* Task instructions: Within the entries below, find the portion that opens with the line containing "- a substantiated complaint was filed against the premises 31" and closes with the line containing "- Nadia Okoye is 45 years old.". Retype that portion exactly and only.
(Beginning of Input for this task)
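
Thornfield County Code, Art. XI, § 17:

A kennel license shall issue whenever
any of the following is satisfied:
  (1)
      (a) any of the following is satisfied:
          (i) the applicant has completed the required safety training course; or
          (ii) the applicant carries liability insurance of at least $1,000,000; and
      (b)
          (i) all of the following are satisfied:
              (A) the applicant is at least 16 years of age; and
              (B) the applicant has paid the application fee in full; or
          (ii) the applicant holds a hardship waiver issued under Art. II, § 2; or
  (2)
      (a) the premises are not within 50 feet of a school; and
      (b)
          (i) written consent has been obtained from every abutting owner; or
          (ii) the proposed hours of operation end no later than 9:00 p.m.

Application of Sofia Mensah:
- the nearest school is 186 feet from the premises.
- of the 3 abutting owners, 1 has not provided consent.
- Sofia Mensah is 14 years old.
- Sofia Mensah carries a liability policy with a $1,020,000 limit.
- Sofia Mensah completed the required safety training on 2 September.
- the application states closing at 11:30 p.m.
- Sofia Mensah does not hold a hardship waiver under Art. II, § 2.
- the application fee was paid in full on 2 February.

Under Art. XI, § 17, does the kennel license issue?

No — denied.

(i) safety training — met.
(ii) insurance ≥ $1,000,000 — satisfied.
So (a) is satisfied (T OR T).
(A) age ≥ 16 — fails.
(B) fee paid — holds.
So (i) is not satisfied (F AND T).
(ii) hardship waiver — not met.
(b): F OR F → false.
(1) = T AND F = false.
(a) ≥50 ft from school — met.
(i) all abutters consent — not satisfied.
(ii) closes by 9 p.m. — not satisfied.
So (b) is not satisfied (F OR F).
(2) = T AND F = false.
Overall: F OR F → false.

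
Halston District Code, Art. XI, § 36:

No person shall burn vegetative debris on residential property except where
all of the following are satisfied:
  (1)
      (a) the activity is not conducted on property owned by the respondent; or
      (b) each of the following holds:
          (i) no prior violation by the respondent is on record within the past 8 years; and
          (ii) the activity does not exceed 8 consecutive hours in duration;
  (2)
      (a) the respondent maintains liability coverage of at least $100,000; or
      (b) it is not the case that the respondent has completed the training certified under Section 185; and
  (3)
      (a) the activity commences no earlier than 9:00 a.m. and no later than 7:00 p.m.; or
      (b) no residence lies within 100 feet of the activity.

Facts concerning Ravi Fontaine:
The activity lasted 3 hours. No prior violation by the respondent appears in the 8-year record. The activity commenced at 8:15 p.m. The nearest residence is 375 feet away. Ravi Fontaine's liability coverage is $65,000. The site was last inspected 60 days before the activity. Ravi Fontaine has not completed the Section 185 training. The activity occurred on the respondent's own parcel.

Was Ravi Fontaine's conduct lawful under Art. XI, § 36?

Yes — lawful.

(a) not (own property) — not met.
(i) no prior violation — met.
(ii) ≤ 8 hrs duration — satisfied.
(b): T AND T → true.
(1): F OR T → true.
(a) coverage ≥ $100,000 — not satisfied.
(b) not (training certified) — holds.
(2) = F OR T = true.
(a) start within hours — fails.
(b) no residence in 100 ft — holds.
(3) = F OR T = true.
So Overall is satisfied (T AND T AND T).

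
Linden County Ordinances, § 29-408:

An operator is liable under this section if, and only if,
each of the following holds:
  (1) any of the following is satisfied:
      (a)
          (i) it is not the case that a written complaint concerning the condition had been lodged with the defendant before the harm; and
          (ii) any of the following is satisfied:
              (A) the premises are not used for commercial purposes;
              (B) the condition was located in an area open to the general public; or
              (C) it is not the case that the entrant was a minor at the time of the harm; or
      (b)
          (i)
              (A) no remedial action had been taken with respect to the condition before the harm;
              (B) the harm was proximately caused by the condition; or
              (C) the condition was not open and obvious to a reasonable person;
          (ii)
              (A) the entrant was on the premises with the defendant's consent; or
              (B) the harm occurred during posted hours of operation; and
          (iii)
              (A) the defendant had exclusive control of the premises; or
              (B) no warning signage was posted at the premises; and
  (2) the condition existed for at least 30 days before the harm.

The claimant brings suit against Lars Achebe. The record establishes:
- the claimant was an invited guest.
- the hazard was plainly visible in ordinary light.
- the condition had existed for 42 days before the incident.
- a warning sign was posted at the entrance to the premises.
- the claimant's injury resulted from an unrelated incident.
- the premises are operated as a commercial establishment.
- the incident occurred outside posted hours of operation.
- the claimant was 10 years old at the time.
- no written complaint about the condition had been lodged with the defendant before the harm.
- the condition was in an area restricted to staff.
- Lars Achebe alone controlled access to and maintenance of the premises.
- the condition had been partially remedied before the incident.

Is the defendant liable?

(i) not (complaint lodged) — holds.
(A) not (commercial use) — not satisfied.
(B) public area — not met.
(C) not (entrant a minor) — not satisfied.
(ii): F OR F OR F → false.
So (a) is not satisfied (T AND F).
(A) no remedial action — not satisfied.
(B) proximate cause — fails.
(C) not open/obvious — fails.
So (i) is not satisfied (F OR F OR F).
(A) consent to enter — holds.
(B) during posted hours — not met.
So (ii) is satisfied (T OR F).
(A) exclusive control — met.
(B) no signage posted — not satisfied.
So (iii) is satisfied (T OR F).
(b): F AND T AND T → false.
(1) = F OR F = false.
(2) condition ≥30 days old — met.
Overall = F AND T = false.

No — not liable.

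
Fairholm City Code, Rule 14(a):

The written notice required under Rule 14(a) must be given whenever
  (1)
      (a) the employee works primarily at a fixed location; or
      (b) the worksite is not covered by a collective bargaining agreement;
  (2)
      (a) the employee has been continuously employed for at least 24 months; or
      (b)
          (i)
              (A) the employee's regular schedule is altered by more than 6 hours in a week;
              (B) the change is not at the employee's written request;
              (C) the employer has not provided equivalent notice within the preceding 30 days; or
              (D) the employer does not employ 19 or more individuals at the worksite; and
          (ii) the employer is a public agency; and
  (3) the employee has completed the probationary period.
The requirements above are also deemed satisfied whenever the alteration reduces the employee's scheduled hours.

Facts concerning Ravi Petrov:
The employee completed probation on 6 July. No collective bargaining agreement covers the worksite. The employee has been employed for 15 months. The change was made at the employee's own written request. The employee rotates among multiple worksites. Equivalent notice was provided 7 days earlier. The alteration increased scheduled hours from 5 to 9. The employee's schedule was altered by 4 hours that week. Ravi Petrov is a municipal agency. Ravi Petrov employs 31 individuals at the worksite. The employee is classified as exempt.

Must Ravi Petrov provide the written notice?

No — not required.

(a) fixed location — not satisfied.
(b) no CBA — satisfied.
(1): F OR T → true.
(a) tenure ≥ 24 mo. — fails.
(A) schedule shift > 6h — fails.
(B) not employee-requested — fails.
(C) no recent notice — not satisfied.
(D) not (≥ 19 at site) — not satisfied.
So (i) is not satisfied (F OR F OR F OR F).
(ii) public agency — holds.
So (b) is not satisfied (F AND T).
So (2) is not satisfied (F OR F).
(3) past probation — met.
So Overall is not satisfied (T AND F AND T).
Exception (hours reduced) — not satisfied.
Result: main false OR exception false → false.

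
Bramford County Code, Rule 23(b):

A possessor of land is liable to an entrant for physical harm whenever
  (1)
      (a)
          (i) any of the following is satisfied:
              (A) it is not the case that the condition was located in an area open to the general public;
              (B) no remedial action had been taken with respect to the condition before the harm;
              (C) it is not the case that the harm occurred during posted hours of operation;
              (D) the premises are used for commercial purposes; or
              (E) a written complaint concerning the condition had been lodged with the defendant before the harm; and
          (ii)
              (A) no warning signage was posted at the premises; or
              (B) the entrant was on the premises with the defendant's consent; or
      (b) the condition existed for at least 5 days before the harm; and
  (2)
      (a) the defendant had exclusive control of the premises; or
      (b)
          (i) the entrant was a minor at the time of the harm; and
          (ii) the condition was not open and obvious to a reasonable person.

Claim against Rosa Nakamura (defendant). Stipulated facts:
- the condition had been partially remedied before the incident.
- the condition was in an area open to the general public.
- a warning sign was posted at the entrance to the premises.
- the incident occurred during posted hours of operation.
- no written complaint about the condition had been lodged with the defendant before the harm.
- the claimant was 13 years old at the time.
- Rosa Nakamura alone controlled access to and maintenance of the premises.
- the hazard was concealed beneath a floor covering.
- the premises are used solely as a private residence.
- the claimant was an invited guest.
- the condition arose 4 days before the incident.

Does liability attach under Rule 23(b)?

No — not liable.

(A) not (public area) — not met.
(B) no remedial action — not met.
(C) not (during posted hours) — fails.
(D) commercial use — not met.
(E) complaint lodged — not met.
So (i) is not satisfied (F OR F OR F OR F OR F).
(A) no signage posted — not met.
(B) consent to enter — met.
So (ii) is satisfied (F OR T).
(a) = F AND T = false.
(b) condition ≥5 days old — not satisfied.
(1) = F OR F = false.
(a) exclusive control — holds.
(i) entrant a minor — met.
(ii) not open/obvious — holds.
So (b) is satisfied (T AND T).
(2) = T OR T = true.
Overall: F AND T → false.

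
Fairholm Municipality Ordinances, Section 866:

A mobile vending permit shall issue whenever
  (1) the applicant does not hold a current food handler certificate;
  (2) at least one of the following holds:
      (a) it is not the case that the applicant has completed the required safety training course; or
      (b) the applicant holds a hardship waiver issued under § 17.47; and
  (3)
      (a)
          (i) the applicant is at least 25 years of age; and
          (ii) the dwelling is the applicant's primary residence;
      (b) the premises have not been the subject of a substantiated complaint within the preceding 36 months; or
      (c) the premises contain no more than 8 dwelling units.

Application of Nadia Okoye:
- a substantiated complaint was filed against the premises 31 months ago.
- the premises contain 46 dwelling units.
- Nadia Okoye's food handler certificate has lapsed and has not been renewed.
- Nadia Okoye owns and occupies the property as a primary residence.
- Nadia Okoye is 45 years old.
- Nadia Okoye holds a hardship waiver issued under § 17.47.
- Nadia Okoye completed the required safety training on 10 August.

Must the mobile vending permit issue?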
(End of Input for this task)
(Beginning of Input for this task)
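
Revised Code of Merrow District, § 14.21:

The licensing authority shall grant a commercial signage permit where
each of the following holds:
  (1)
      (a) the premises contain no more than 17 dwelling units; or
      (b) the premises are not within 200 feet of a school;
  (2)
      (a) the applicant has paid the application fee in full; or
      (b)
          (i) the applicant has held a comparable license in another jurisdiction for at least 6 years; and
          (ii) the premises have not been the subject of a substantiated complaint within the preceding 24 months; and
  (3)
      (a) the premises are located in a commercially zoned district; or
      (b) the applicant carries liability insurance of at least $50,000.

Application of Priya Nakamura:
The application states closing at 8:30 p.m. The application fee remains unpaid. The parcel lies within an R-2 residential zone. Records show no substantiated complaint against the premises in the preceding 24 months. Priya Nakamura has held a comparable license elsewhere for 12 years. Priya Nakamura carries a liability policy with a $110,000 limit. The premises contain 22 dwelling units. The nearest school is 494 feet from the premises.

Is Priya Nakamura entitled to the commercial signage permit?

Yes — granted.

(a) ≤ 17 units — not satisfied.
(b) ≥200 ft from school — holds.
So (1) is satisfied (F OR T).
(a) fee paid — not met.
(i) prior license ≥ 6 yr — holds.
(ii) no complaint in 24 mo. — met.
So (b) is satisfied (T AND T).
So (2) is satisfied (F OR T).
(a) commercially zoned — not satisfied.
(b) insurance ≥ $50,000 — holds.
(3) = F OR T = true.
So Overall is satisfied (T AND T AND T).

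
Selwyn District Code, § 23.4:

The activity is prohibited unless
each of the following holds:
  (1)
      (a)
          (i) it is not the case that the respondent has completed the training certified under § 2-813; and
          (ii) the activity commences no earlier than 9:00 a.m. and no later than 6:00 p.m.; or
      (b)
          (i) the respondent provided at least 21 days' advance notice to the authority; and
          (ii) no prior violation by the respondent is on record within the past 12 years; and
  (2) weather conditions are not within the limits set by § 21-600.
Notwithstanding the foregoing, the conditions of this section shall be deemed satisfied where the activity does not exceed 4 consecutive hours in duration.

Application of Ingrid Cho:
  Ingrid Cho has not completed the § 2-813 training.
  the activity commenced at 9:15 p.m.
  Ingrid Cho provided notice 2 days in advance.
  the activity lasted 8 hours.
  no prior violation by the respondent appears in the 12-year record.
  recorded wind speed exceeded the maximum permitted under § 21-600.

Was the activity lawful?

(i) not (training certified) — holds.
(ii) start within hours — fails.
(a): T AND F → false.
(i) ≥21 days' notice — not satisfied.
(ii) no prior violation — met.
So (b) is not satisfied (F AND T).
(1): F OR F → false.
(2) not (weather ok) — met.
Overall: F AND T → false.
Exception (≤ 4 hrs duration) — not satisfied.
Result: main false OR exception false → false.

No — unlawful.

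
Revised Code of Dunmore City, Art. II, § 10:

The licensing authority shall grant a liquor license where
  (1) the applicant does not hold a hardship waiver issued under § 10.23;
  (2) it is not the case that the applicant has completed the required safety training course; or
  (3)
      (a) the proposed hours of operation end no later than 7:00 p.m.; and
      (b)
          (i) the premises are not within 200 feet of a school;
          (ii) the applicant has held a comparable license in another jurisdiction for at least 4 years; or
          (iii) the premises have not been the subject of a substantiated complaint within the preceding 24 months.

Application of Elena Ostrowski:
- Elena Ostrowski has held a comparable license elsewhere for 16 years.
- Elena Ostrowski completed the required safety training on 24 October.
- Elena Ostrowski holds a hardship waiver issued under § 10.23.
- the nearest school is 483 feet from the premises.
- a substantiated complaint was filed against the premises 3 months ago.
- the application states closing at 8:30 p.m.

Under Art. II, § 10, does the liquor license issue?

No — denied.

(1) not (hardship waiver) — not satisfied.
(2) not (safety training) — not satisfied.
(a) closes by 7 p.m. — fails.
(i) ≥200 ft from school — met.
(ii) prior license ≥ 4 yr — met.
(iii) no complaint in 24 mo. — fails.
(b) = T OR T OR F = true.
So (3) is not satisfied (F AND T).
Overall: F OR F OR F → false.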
(End of Input for this task)
* Solution:
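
- a substantiated complaint was filed against the premises 31 months ago.
- the premises contain 46 dwelling units.
- Nadia Okoye's food handler certificate has lapsed and has not been renewed.
- Nadia Okoye owns and occupies the property as a primary residence.
- Nadia Okoye is 45 years old.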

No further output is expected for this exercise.